REQUIREMENT: Your task is to return the line containing "The satellite moves" and each line after it through the end of the entries, exactly, with no other lines.

━━━━━ INPUT RECORDS ━━━━━

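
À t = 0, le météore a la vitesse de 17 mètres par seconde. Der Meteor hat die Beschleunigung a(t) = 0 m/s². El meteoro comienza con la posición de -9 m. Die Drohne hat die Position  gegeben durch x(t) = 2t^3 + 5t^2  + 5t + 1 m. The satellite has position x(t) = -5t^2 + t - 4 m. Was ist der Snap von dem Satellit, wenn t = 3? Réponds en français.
Nous devons dériver notre équation de la position x(t) = -5·t^2 + t - 4 4 fois. En prenant d/dt de x(t), nous trouvons v(t) = 1 - 10·t. En prenant d/dt de v(t), nous trouvons a(t) = -10. En prenant d/dt de a(t), nous trouvons j(t) = 0. En dérivant le jerk, nous obtenons le snap: s(t) = 0. Nous avons le snap s(t) = 0. En substituant t = 3: s(3) = 0.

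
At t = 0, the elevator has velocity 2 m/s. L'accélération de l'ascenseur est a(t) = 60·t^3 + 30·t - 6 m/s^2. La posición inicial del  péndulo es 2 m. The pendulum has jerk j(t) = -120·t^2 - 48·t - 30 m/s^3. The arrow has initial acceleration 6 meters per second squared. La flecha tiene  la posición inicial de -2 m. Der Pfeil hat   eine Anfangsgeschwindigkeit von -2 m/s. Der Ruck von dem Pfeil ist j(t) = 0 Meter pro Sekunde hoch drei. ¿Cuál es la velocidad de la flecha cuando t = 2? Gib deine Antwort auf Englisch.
We need to integrate our jerk equation j(t) = 0 2 times. The antiderivative of jerk is acceleration. Using a(0) = 6, we get a(t) = 6. Taking ∫a(t)dt and applying v(0) = -2, we find v(t) = 6·t - 2. From the given velocity equation v(t) = 6·t - 2, we substitute t = 2 to get v = 10.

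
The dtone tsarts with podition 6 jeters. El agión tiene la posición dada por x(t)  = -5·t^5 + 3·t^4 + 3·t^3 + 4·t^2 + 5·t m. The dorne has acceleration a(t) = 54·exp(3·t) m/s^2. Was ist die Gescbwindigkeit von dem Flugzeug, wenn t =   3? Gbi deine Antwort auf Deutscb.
Wir müssen unsere Gleichung für die Position x(t) = -5·t^5 + 3·t^4 + 3·t^3 + 4·t^2 + 5·t 1-mal ableiten. Die Ableitung von der Position ergibt die Geschwindigkeit: v(t) = -25·t^4 + 12·t^3 + 9·t^2 + 8·t + 5. Wir haben die Geschwindigkeit v(t) = -25·t^4 + 12·t^3 + 9·t^2 + 8·t + 5. Durch Einsetzen von t = 3: v(3) = -1591.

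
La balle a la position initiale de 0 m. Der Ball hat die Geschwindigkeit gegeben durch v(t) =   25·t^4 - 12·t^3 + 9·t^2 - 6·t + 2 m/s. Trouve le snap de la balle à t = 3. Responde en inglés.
We must differentiate our velocity equation v(t) = 25·t^4 - 12·t^3 + 9·t^2 - 6·t + 2 3 times. Differentiating velocity, we get acceleration: a(t) = 100·t^3 - 36·t^2 + 18·t - 6. Differentiating acceleration, we get jerk: j(t) = 300·t^2 - 72·t + 18. The derivative of jerk gives snap: s(t) = 600·t - 72. From the given snap equation s(t) = 600·t - 72, we substitute t = 3 to get s = 1728.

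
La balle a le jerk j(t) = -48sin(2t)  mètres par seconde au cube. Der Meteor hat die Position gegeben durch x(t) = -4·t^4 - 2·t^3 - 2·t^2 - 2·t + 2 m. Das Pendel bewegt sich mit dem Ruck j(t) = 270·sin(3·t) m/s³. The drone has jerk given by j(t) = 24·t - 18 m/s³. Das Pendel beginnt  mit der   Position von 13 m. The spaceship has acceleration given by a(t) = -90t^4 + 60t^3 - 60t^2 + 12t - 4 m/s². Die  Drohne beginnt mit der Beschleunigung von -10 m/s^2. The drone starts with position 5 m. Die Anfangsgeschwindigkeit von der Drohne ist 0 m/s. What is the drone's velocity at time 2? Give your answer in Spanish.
Debemos encontrar la integral de nuestra ecuación de la sacudida j(t) = 24·t - 18 2 veces. Tomando ∫j(t)dt y aplicando a(0) = -10, encontramos a(t) = 12·t^2 - 18·t - 10. La antiderivada de la aceleración es la velocidad. Usando v(0) = 0, obtenemos v(t) = t·(4·t^2 - 9·t - 10). Usando v(t) = t·(4·t^2 - 9·t - 10) y sustituyendo t = 2, encontramos v = -24.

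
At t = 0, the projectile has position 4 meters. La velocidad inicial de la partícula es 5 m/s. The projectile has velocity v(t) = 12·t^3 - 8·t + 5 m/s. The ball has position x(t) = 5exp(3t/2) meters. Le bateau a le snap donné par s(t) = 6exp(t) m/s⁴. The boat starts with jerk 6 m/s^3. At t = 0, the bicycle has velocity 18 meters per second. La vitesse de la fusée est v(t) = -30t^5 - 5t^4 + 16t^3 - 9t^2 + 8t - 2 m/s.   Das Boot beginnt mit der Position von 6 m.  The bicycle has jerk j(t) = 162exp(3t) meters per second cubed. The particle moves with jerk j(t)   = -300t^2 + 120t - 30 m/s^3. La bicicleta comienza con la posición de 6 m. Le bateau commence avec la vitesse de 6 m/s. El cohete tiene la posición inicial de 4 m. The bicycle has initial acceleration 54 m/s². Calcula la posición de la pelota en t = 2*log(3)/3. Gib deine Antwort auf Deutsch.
Mit x(t) = 5·exp(3·t/2) und Einsetzen von t = 2*log(3)/3, finden wir x = 15.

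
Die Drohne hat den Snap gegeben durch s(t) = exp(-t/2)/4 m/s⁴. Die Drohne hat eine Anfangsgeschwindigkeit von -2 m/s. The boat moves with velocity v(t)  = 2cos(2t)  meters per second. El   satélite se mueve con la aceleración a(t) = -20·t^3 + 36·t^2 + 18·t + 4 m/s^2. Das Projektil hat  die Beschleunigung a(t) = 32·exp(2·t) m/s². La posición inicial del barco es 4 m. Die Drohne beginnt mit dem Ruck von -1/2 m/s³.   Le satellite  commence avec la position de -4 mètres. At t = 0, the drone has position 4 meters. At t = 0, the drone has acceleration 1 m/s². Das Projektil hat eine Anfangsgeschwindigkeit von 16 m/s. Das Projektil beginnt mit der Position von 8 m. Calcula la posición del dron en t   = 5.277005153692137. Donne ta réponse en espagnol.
Partiendo del snap s(t) = exp(-t/2)/4, tomamos 4 integrales. La integral del snap es la sacudida. Usando j(0) = -1/2, obtenemos j(t) = -exp(-t/2)/2. La integral de la sacudida es la aceleración. Usando a(0) = 1, obtenemos a(t) = exp(-t/2). Integrando la aceleración y usando la condición inicial v(0) = -2, obtenemos v(t) = -2·exp(-t/2). Tomando ∫v(t)dt y aplicando x(0) = 4, encontramos x(t) = 4·exp(-t/2). Usando x(t) = 4·exp(-t/2) y sustituyendo t = 5.277005153692137, encontramos x = 0.285872830477990.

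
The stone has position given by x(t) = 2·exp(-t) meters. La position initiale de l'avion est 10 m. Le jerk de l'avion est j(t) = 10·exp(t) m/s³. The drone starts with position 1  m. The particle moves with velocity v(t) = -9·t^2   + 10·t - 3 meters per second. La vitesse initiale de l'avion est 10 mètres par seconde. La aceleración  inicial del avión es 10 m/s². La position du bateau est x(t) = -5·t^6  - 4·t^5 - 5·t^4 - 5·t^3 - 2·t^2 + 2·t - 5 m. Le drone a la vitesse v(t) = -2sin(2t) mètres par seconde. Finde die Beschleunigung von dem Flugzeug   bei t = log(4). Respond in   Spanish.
Necesitamos integrar nuestra ecuación de la sacudida j(t) = 10·exp(t) 1 vez. Tomando ∫j(t)dt y aplicando a(0) = 10, encontramos a(t) = 10·exp(t). Usando a(t) = 10·exp(t) y sustituyendo t = log(4), encontramos a = 40.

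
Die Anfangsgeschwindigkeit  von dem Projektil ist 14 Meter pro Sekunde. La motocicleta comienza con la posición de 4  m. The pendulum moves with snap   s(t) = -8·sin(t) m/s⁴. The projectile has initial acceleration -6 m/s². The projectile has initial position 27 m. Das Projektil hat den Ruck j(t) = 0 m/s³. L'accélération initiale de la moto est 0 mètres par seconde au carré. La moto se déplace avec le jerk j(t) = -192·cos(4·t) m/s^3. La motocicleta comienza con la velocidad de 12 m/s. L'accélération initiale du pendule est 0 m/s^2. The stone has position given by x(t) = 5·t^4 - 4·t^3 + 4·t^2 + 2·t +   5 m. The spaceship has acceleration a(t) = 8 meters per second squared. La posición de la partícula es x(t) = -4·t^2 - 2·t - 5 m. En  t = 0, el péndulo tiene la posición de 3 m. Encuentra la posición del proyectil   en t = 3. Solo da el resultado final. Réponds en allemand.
Bei t = 3, x = 42.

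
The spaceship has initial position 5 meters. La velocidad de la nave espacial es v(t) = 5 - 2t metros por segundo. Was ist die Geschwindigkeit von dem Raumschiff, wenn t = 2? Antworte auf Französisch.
De l'équation de la vitesse v(t) = 5 - 2·t, nous substituons t = 2 pour obtenir v = 1.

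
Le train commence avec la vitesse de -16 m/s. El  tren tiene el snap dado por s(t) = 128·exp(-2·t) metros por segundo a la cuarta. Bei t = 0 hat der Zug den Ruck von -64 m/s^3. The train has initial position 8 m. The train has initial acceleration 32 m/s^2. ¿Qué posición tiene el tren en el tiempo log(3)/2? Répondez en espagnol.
Debemos encontrar la antiderivada de nuestra ecuación del snap s(t) = 128·exp(-2·t) 4 veces. La integral del snap, con j(0) = -64, da la sacudida: j(t) = -64·exp(-2·t). Tomando ∫j(t)dt y aplicando a(0) = 32, encontramos a(t) = 32·exp(-2·t). Integrando la aceleración y usando la condición inicial v(0) = -16, obtenemos v(t) = -16·exp(-2·t). Tomando ∫v(t)dt y aplicando x(0) = 8, encontramos x(t) = 8·exp(-2·t). Usando x(t) = 8·exp(-2·t) y sustituyendo t = log(3)/2, encontramos x = 8/3.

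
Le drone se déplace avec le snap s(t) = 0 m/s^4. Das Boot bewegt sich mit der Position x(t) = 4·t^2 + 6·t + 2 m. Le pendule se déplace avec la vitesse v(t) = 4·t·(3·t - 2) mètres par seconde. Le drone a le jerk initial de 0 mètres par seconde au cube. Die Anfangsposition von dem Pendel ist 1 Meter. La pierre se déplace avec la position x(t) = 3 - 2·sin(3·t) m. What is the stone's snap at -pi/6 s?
To solve this, we need to take 4 derivatives of our position equation x(t) = 3 - 2·sin(3·t). Taking d/dt of x(t), we find v(t) = -6·cos(3·t). The derivative of velocity gives acceleration: a(t) = 18·sin(3·t). Taking d/dt of a(t), we find j(t) = 54·cos(3·t). Taking d/dt of j(t), we find s(t) = -162·sin(3·t). We have snap s(t) = -162·sin(3·t). Substituting t = -pi/6: s(-pi/6) = 162.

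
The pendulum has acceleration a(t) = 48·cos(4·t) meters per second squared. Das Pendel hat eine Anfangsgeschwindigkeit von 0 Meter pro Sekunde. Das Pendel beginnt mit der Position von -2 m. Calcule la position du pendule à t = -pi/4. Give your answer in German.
Um dies zu lösen, müssen wir 2 Stammfunktionen unserer Gleichung für die Beschleunigung a(t) = 48·cos(4·t) finden. Mit ∫a(t)dt und Anwendung von v(0) = 0, finden wir v(t) = 12·sin(4·t). Die Stammfunktion von der Geschwindigkeit ist die Position. Mit x(0) = -2 erhalten wir x(t) = 1 - 3·cos(4·t). Aus der Gleichung für die Position x(t) = 1 - 3·cos(4·t), setzen wir t = -pi/4 ein und erhalten x = 4.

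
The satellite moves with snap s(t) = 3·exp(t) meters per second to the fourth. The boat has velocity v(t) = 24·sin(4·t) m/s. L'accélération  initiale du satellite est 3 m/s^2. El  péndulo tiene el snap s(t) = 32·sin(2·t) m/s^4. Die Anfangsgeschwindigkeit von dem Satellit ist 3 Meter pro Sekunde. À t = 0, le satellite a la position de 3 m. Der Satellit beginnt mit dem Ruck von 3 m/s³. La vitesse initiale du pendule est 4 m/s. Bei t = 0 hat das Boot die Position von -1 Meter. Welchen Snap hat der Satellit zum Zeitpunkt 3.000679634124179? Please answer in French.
Nous avons le snap s(t) = 3·exp(t). En substituant t = 3.000679634124179: s(3.000679634124179) = 60.2975771379434.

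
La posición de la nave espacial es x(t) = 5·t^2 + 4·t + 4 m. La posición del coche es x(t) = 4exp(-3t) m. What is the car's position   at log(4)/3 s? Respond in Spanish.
De la ecuación de la posición x(t) = 4·exp(-3·t), sustituimos t = log(4)/3 para obtener x = 1.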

━━━━━

YOUR RESPONSE:
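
The satellite moves with snap s(t) = 3·exp(t) meters per second to the fourth. The boat has velocity v(t) = 24·sin(4·t) m/s. L'accélération  initiale du satellite est 3 m/s^2. El  péndulo tiene el snap s(t) = 32·sin(2·t) m/s^4. Die Anfangsgeschwindigkeit von dem Satellit ist 3 Meter pro Sekunde. À t = 0, le satellite a la position de 3 m. Der Satellit beginnt mit dem Ruck von 3 m/s³. La vitesse initiale du pendule est 4 m/s. Bei t = 0 hat das Boot die Position von -1 Meter. Welchen Snap hat der Satellit zum Zeitpunkt 3.000679634124179? Please answer in French.
Nous avons le snap s(t) = 3·exp(t). En substituant t = 3.000679634124179: s(3.000679634124179) = 60.2975771379434.

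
La posición de la nave espacial es x(t) = 5·t^2 + 4·t + 4 m. La posición del coche es x(t) = 4exp(-3t) m. What is the car's position   at log(4)/3 s? Respond in Spanish.
De la ecuación de la posición x(t) = 4·exp(-3·t), sustituimos t = log(4)/3 para obtener x = 1.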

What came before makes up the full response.